**WORK ORDER**
Output only the lines below that start at the line containing "((16 / 8) / ((10" and end at the line containing "-1 * 143 = -143", with both ends kept.

**GIVEN RECORDS**
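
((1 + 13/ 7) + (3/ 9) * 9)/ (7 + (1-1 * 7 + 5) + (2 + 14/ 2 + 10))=41/ 175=0.23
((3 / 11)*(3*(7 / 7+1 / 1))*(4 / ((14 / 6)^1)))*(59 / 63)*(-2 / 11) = -2832 / 5929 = -0.48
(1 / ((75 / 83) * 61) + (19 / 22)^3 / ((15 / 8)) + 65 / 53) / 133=170845643 / 14307883975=0.01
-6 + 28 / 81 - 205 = -17063 / 81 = -210.65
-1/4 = -0.25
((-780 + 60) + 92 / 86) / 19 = -30914 / 817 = -37.84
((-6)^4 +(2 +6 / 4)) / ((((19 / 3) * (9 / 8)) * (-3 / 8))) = -83168 / 171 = -486.36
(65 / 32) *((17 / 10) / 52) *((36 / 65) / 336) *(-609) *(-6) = 0.40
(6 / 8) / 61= 3 / 244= 0.01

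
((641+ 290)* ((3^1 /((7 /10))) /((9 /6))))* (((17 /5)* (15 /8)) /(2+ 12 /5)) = 169575 /44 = 3853.98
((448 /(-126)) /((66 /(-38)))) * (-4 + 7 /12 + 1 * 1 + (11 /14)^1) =-20824 /6237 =-3.34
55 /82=0.67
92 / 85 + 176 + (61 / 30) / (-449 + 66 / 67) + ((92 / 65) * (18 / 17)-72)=1631543809 / 15308670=106.58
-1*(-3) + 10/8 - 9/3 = 5/4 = 1.25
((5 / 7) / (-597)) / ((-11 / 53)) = 265 / 45969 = 0.01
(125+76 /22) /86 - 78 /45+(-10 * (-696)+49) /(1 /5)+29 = 497696659 /14190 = 35073.76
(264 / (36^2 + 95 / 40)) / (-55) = -192 / 51935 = -0.00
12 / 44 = 3 / 11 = 0.27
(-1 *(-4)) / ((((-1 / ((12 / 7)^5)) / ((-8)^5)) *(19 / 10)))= 1021344.74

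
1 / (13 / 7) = 7 / 13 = 0.54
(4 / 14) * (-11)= -22 / 7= -3.14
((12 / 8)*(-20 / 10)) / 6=-1 / 2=-0.50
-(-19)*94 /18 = 893 /9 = 99.22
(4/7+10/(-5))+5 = 25/7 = 3.57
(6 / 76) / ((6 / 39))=0.51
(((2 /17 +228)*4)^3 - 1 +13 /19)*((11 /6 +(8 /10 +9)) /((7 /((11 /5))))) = 136127260754906003 /49007175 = 2777700627.61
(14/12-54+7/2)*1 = -148/3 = -49.33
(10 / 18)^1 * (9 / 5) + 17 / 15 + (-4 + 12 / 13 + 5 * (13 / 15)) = 661 / 195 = 3.39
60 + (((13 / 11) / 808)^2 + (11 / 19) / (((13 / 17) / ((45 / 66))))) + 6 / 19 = 1186962613615 / 19512146368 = 60.83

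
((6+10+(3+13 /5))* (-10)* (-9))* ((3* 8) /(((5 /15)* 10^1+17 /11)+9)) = 769824 /229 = 3361.68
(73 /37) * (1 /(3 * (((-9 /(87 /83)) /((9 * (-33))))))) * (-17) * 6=-7125822 /3071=-2320.36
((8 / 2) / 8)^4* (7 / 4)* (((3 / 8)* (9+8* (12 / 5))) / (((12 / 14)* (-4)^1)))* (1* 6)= -20727 / 10240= -2.02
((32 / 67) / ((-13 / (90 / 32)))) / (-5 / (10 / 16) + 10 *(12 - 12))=45 / 3484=0.01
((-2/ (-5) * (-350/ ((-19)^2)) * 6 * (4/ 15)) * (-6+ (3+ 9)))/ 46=-672/ 8303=-0.08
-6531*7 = -45717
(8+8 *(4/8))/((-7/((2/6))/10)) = -40/7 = -5.71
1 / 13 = 0.08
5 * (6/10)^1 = 3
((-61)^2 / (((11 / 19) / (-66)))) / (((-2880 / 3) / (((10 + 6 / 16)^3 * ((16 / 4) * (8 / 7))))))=40424769113 / 17920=2255846.49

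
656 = 656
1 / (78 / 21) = 7 / 26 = 0.27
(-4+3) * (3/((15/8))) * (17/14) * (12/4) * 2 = -408/35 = -11.66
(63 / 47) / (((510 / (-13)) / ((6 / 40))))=-819 / 159800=-0.01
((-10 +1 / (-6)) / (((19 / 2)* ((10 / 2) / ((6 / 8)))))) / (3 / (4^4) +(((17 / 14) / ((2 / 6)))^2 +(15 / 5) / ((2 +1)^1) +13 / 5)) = -191296 / 20118093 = -0.01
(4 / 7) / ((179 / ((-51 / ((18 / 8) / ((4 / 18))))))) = -544 / 33831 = -0.02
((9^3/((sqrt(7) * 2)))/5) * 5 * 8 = 2916 * sqrt(7)/7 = 1102.14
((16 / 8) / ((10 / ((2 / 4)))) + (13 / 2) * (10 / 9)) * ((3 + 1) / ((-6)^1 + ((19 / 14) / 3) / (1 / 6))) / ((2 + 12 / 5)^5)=-2883125 / 533400912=-0.01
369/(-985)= -369/985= -0.37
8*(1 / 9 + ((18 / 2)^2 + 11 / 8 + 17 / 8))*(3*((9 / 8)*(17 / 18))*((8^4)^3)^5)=9919460512139682107938990719987163768268193653113910984704 / 3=3306486837379894035979664000000000000000000000000000000000.00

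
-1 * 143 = -143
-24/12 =-2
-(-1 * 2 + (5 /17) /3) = 97 /51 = 1.90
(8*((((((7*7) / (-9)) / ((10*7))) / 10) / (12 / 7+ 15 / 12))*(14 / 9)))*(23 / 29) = -126224 / 4874175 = -0.03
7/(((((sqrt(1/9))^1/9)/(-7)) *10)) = -132.30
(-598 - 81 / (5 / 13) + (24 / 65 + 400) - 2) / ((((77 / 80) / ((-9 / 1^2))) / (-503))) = -1931399280 / 1001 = -1929469.81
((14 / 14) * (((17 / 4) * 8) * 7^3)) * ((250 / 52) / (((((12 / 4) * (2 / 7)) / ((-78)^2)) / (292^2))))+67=33932151708067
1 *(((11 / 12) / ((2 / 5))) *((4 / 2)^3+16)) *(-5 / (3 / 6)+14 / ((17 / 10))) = -1650 / 17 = -97.06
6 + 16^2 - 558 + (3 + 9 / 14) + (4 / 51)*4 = -208519 / 714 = -292.04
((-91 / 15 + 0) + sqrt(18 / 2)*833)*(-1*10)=-74788 / 3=-24929.33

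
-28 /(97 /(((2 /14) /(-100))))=0.00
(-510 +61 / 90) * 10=-45839 / 9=-5093.22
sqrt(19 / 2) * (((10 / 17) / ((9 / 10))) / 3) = 0.67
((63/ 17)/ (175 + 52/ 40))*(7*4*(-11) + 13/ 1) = -185850/ 29971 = -6.20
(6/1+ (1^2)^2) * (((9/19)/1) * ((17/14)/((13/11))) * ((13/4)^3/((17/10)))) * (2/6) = 27885/1216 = 22.93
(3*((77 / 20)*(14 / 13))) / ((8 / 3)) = 4851 / 1040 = 4.66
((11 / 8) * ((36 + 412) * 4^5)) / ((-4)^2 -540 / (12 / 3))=-90112 / 17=-5300.71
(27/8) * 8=27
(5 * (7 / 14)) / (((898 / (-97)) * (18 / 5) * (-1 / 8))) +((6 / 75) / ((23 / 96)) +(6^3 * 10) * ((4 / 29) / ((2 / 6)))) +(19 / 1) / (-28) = 1686839742739 / 1886742900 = 894.05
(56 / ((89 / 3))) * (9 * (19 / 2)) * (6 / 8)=10773 / 89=121.04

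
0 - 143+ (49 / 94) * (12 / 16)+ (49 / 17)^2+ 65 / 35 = -132.44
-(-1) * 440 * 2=880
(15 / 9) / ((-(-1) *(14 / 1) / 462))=55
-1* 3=-3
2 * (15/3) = 10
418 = 418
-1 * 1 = -1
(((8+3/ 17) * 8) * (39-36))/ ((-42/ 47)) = -26132/ 119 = -219.60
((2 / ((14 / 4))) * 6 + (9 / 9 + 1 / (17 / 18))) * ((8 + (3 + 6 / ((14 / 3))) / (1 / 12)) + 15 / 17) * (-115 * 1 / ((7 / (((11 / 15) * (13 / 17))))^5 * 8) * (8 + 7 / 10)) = -0.14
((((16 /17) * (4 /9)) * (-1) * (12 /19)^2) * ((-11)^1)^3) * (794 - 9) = 1069911040 /6137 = 174337.79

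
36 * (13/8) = 117/2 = 58.50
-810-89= -899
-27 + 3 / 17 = -456 / 17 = -26.82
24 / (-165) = -8 / 55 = -0.15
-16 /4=-4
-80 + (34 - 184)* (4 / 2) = -380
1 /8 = 0.12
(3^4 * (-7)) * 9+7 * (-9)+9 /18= -5165.50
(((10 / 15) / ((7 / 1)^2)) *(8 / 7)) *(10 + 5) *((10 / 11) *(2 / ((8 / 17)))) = 0.90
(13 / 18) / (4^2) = 13 / 288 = 0.05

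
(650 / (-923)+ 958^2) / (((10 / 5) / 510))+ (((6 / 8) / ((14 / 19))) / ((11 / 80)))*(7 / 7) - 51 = 1279439805843 / 5467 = 234029596.83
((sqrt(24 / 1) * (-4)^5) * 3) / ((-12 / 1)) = 512 * sqrt(6) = 1254.14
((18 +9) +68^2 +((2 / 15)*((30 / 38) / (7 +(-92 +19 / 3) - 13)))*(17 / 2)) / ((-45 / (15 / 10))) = -12150712 / 78375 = -155.03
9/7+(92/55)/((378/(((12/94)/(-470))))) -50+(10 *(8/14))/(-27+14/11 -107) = -136217159983/2793777525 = -48.76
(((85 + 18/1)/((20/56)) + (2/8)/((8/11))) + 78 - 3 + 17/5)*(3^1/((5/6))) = 1321.72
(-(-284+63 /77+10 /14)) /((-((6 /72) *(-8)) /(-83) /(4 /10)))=-1083150 /77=-14066.88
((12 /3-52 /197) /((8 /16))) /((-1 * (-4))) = 368 /197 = 1.87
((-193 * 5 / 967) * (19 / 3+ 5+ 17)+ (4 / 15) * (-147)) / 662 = -978721 / 9602310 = -0.10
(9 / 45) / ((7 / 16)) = 0.46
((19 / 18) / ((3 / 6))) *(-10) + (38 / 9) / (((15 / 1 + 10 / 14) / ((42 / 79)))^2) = -21.11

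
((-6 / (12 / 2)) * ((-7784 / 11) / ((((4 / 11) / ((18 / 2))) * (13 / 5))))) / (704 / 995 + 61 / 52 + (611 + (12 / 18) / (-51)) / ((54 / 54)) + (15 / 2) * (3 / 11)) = 586573633800 / 53545652239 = 10.95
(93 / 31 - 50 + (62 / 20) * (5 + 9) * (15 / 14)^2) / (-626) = -79 / 17528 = -0.00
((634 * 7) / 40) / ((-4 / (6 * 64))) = -53256 / 5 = -10651.20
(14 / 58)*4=28 / 29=0.97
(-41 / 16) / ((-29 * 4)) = 41 / 1856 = 0.02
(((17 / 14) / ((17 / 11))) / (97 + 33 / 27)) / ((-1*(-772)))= 99 / 9554272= 0.00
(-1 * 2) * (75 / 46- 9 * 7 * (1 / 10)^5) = -3748551 / 1150000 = -3.26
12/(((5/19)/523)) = 119244/5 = 23848.80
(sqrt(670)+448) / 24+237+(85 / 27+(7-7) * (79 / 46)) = sqrt(670) / 24+6988 / 27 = 259.89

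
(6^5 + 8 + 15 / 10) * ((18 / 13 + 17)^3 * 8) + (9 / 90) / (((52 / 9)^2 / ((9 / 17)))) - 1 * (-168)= 2312806458499717 / 5975840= 387026168.45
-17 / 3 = -5.67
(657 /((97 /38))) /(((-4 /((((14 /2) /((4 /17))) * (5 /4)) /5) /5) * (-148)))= 7427385 /459392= 16.17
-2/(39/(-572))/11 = 8/3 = 2.67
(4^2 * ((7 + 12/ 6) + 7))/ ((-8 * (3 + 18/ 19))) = -608/ 75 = -8.11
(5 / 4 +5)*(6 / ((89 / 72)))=30.34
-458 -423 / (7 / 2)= -4052 / 7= -578.86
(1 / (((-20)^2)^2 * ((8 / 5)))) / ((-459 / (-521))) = 521 / 117504000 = 0.00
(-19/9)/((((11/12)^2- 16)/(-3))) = -912/2183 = -0.42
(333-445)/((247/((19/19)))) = -112/247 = -0.45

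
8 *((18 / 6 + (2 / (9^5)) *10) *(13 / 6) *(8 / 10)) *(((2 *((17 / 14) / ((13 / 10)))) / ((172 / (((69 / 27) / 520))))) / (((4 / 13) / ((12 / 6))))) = 69272297 / 4798912230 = 0.01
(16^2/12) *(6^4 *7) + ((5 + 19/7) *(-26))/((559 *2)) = 193535.82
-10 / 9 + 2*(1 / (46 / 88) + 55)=23332 / 207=112.71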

**RESPONSE TO THIS EXERCISE**
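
((16 / 8) / ((10 / ((2 / 4)))) + (13 / 2) * (10 / 9)) * ((3 + 1) / ((-6)^1 + ((19 / 14) / 3) / (1 / 6))) / ((2 + 12 / 5)^5)=-2883125 / 533400912=-0.01
369/(-985)= -369/985= -0.37
8*(1 / 9 + ((18 / 2)^2 + 11 / 8 + 17 / 8))*(3*((9 / 8)*(17 / 18))*((8^4)^3)^5)=9919460512139682107938990719987163768268193653113910984704 / 3=3306486837379894035979664000000000000000000000000000000000.00

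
-1 * 143 = -143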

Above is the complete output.